- **Records for this task**
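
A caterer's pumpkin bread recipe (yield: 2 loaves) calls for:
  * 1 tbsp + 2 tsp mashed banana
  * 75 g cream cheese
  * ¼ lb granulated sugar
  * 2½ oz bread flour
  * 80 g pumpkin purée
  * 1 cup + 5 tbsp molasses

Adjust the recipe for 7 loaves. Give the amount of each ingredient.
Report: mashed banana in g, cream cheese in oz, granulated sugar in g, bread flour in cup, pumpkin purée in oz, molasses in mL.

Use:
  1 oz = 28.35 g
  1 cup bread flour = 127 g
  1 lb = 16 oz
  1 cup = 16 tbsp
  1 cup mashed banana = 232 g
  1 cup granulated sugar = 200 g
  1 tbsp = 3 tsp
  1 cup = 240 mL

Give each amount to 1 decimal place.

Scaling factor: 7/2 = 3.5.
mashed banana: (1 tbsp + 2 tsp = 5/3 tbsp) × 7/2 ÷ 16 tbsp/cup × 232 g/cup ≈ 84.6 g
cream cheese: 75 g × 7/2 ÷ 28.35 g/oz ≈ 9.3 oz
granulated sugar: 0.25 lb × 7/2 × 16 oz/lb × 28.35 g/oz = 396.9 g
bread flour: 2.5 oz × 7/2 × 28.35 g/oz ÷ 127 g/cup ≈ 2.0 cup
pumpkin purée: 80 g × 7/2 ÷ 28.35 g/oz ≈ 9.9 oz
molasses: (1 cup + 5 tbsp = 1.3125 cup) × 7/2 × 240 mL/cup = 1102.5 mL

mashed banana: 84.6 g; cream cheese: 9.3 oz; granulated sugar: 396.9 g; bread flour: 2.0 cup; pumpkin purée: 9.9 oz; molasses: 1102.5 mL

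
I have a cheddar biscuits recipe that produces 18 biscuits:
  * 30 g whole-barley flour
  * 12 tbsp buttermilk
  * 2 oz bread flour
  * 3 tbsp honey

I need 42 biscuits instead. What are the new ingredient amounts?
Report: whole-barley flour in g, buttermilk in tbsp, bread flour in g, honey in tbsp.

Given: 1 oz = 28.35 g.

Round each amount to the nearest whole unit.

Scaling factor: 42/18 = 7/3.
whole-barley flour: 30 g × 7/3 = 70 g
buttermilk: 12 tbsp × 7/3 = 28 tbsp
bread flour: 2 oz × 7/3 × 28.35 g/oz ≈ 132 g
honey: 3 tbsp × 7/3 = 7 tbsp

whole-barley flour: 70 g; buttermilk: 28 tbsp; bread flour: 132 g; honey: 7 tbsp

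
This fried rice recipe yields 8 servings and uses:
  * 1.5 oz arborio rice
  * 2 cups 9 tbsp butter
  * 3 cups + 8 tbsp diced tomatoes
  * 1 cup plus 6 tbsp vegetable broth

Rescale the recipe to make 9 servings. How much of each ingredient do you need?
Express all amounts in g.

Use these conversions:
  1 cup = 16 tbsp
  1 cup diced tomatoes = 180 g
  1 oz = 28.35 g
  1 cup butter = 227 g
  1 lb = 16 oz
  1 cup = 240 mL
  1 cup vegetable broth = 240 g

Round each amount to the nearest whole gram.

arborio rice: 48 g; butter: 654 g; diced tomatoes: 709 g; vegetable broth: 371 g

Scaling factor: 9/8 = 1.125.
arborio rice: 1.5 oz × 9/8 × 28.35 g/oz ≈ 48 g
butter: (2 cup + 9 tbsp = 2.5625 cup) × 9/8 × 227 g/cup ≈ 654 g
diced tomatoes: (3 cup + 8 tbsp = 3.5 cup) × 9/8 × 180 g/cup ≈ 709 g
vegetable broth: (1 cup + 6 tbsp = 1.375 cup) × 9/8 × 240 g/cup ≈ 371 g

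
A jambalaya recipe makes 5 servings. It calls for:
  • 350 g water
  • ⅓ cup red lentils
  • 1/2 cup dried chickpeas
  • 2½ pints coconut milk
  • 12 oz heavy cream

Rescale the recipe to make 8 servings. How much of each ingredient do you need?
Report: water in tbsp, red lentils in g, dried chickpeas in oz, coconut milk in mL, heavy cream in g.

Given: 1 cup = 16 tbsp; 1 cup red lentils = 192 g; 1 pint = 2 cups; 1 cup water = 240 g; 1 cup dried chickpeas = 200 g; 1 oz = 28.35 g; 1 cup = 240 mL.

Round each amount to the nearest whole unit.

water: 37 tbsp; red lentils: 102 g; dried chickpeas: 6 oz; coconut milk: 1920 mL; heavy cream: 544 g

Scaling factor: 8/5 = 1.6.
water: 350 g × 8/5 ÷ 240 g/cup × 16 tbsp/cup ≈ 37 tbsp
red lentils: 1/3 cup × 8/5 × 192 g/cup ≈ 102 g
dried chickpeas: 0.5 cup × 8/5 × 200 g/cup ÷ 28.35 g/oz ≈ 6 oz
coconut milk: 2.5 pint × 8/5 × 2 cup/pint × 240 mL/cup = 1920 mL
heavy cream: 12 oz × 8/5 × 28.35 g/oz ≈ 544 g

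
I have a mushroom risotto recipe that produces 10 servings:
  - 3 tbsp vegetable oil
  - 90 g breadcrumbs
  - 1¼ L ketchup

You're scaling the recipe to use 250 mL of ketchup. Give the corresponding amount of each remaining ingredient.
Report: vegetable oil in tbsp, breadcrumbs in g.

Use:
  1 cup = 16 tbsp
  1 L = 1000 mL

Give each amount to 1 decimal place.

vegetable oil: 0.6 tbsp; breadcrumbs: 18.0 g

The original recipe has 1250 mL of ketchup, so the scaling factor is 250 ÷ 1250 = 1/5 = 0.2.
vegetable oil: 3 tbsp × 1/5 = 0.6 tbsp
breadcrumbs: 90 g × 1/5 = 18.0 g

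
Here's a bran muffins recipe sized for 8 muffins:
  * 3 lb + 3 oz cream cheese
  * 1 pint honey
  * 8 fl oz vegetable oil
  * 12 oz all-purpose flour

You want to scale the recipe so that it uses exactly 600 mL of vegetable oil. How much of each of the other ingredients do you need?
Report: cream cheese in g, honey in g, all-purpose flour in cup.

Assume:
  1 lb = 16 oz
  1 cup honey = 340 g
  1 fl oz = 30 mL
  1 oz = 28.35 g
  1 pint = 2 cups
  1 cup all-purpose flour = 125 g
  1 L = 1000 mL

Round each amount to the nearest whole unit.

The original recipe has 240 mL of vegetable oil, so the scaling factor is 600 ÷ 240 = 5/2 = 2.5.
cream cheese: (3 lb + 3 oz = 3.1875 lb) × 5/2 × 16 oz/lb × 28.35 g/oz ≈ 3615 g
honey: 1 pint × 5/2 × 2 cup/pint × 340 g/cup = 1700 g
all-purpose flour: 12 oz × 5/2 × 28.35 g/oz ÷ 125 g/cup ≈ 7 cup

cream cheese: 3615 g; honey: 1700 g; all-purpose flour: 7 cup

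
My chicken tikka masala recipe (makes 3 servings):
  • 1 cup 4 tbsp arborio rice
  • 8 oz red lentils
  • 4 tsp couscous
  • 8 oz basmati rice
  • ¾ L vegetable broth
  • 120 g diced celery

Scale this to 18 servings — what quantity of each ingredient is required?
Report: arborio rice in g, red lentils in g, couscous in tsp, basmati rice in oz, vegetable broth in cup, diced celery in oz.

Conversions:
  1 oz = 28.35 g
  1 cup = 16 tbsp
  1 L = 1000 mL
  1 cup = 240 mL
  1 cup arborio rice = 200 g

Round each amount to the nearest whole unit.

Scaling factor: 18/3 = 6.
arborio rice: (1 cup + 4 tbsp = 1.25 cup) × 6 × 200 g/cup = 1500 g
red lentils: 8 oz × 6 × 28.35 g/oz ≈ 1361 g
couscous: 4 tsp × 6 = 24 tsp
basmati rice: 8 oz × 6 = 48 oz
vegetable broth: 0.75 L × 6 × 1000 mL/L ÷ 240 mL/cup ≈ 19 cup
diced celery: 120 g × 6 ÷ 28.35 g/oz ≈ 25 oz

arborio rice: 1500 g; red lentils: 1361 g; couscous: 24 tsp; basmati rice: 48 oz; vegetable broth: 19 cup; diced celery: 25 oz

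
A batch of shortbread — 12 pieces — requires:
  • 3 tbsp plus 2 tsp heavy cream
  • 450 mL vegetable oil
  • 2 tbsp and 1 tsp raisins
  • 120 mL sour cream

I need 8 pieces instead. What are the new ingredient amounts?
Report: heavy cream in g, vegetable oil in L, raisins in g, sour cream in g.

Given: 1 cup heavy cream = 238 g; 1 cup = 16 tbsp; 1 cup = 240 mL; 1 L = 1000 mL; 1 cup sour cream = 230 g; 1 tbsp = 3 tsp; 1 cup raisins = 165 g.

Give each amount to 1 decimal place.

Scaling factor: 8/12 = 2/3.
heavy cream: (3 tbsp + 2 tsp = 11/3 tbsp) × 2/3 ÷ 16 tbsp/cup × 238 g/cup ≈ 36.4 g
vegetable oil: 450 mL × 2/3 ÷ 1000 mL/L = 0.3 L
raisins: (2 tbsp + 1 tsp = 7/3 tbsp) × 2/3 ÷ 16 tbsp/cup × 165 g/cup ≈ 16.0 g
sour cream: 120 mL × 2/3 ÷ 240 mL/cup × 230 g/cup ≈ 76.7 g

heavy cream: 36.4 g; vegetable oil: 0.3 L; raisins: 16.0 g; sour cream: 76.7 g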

- **Activity**
From the line holding "Report: vegetable oil" to the line holding "You want to", inclusive, restate each line above exactly as written.

- **Completed task**
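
Report: vegetable oil in tbsp, breadcrumbs in g.

Use:
  1 cup = 16 tbsp
  1 L = 1000 mL

Give each amount to 1 decimal place.

vegetable oil: 0.6 tbsp; breadcrumbs: 18.0 g

The original recipe has 1250 mL of ketchup, so the scaling factor is 250 ÷ 1250 = 1/5 = 0.2.
vegetable oil: 3 tbsp × 1/5 = 0.6 tbsp
breadcrumbs: 90 g × 1/5 = 18.0 g

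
Here's a bran muffins recipe sized for 8 muffins:
  * 3 lb + 3 oz cream cheese
  * 1 pint honey
  * 8 fl oz vegetable oil
  * 12 oz all-purpose flour

You want to scale the recipe so that it uses exactly 600 mL of vegetable oil. How much of each of the other ingredients do you need?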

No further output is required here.